◆ ASSIGNMENT ◆
Can you reproduce the data beneath, keeping every line exact?

Records excerpted from a collection
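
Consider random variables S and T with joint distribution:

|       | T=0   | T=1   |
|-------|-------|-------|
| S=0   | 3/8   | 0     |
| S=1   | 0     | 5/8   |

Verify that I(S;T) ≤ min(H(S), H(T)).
Marginal P(S) (row sums):
  P(S=0) = 3/8 + 0 = 3/8
  P(S=1) = 0 + 5/8 = 5/8
Marginal P(T) (column sums):
  P(T=0) = 3/8 + 0 = 3/8
  P(T=1) = 0 + 5/8 = 5/8

H(S) = -[(3/8)·log₂(3/8) + (5/8)·log₂(5/8)]
  = 0.5306 + 0.4238
  = 0.9544 bits
H(T) = -[(3/8)·log₂(3/8) + (5/8)·log₂(5/8)]
  = 0.5306 + 0.4238
  = 0.9544 bits
H(S,T) = -[(3/8)·log₂(3/8) + (5/8)·log₂(5/8)]
  = 0.5306 + 0.4238
  = 0.9544 bits

I(S;T) = H(S) + H(T) - H(S,T)
  = 0.9544 + 0.9544 - 0.9544
  = 0.9544 bits

min(H(S), H(T)) = min(0.9544, 0.9544) = 0.9544 bits
Since 0.9544 ≤ 0.9544, the bound is satisfied ✓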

◆ ANSWER AREA ◆
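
Consider random variables S and T with joint distribution:

|       | T=0   | T=1   |
|-------|-------|-------|
| S=0   | 3/8   | 0     |
| S=1   | 0     | 5/8   |

Verify that I(S;T) ≤ min(H(S), H(T)).
Marginal P(S) (row sums):
  P(S=0) = 3/8 + 0 = 3/8
  P(S=1) = 0 + 5/8 = 5/8
Marginal P(T) (column sums):
  P(T=0) = 3/8 + 0 = 3/8
  P(T=1) = 0 + 5/8 = 5/8

H(S) = -[(3/8)·log₂(3/8) + (5/8)·log₂(5/8)]
  = 0.5306 + 0.4238
  = 0.9544 bits
H(T) = -[(3/8)·log₂(3/8) + (5/8)·log₂(5/8)]
  = 0.5306 + 0.4238
  = 0.9544 bits
H(S,T) = -[(3/8)·log₂(3/8) + (5/8)·log₂(5/8)]
  = 0.5306 + 0.4238
  = 0.9544 bits

I(S;T) = H(S) + H(T) - H(S,T)
  = 0.9544 + 0.9544 - 0.9544
  = 0.9544 bits

min(H(S), H(T)) = min(0.9544, 0.9544) = 0.9544 bits
Since 0.9544 ≤ 0.9544, the bound is satisfied ✓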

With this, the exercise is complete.